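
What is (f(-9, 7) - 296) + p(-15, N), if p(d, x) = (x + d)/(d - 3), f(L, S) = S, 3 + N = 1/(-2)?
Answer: -10367/36 ≈ -287.97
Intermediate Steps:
N = -7/2 (N = -3 + 1/(-2) = -3 - ½ = -7/2 ≈ -3.5000)
p(d, x) = (d + x)/(-3 + d)
(f(-9, 7) - 296) + p(-15, N) = (7 - 296) + (-15 - 7/2)/(-3 - 15) = -289 - 37/2/(-18) = -289 - 1/18*(-37/2) = -289 + 37/36 = -10367/36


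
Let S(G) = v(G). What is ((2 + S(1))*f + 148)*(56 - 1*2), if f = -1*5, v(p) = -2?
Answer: 7992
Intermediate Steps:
S(G) = -2
f = -5
((2 + S(1))*f + 148)*(56 - 1*2) = ((2 - 2)*(-5) + 148)*(56 - 1*2) = (0*(-5) + 148)*(56 - 2) = (0 + 148)*54 = 148*54 = 7992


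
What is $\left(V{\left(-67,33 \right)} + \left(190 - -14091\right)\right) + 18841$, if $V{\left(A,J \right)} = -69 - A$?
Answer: $33120$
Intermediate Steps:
$\left(V{\left(-67,33 \right)} + \left(190 - -14091\right)\right) + 18841 = \left(\left(-69 - -67\right) + \left(190 - -14091\right)\right) + 18841 = \left(\left(-69 + 67\right) + \left(190 + 14091\right)\right) + 18841 = \left(-2 + 14281\right) + 18841 = 14279 + 18841 = 33120$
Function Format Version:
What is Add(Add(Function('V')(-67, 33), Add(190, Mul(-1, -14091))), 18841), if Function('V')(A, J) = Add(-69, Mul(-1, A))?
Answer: 33120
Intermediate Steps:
Add(Add(Function('V')(-67, 33), Add(190, Mul(-1, -14091))), 18841) = Add(Add(Add(-69, Mul(-1, -67)), Add(190, Mul(-1, -14091))), 18841) = Add(Add(Add(-69, 67), Add(190, 14091)), 18841) = Add(Add(-2, 14281), 18841) = Add(14279, 18841) = 33120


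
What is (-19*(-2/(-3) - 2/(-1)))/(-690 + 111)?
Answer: 152/1737 ≈ 0.087507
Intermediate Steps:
(-19*(-2/(-3) - 2/(-1)))/(-690 + 111) = (-19*(-2*(-⅓) - 2*(-1)))/(-579) = -(-19)*(⅔ + 2)/579 = -(-19)*8/(579*3) = -1/579*(-152/3) = 152/1737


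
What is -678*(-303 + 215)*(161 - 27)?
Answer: 7994976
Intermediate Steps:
-678*(-303 + 215)*(161 - 27) = -(-59664)*134 = -678*(-11792) = 7994976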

- - - - -

> [What the task requires] Retype the entries exactly, including every line.

> [Problem solution]
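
What is (f(-9, 7) - 296) + p(-15, N), if p(d, x) = (x + d)/(d - 3), f(L, S) = S, 3 + N = 1/(-2)?
Answer: -10367/36 ≈ -287.97
Intermediate Steps:
N = -7/2 (N = -3 + 1/(-2) = -3 - ½ = -7/2 ≈ -3.5000)
p(d, x) = (d + x)/(-3 + d)
(f(-9, 7) - 296) + p(-15, N) = (7 - 296) + (-15 - 7/2)/(-3 - 15) = -289 - 37/2/(-18) = -289 - 1/18*(-37/2) = -289 + 37/36 = -10367/36


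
Let S(G) = v(G). What is ((2 + S(1))*f + 148)*(56 - 1*2), if f = -1*5, v(p) = -2?
Answer: 7992
Intermediate Steps:
S(G) = -2
f = -5
((2 + S(1))*f + 148)*(56 - 1*2) = ((2 - 2)*(-5) + 148)*(56 - 1*2) = (0*(-5) + 148)*(56 - 2) = (0 + 148)*54 = 148*54 = 7992


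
What is $\left(V{\left(-67,33 \right)} + \left(190 - -14091\right)\right) + 18841$, if $V{\left(A,J \right)} = -69 - A$?
Answer: $33120$
Intermediate Steps:
$\left(V{\left(-67,33 \right)} + \left(190 - -14091\right)\right) + 18841 = \left(\left(-69 - -67\right) + \left(190 - -14091\right)\right) + 18841 = \left(\left(-69 + 67\right) + \left(190 + 14091\right)\right) + 18841 = \left(-2 + 14281\right) + 18841 = 14279 + 18841 = 33120$
Function Format Version:
What is Add(Add(Function('V')(-67, 33), Add(190, Mul(-1, -14091))), 18841), if Function('V')(A, J) = Add(-69, Mul(-1, A))?
Answer: 33120
Intermediate Steps:
Add(Add(Function('V')(-67, 33), Add(190, Mul(-1, -14091))), 18841) = Add(Add(Add(-69, Mul(-1, -67)), Add(190, Mul(-1, -14091))), 18841) = Add(Add(Add(-69, 67), Add(190, 14091)), 18841) = Add(Add(-2, 14281), 18841) = Add(14279, 18841) = 33120


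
What is (-19*(-2/(-3) - 2/(-1)))/(-690 + 111)?
Answer: 152/1737 ≈ 0.087507
Intermediate Steps:
(-19*(-2/(-3) - 2/(-1)))/(-690 + 111) = (-19*(-2*(-⅓) - 2*(-1)))/(-579) = -(-19)*(⅔ + 2)/579 = -(-19)*8/(579*3) = -1/579*(-152/3) = 152/1737


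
What is -678*(-303 + 215)*(161 - 27)?
Answer: 7994976
Intermediate Steps:
-678*(-303 + 215)*(161 - 27) = -(-59664)*134 = -678*(-11792) = 7994976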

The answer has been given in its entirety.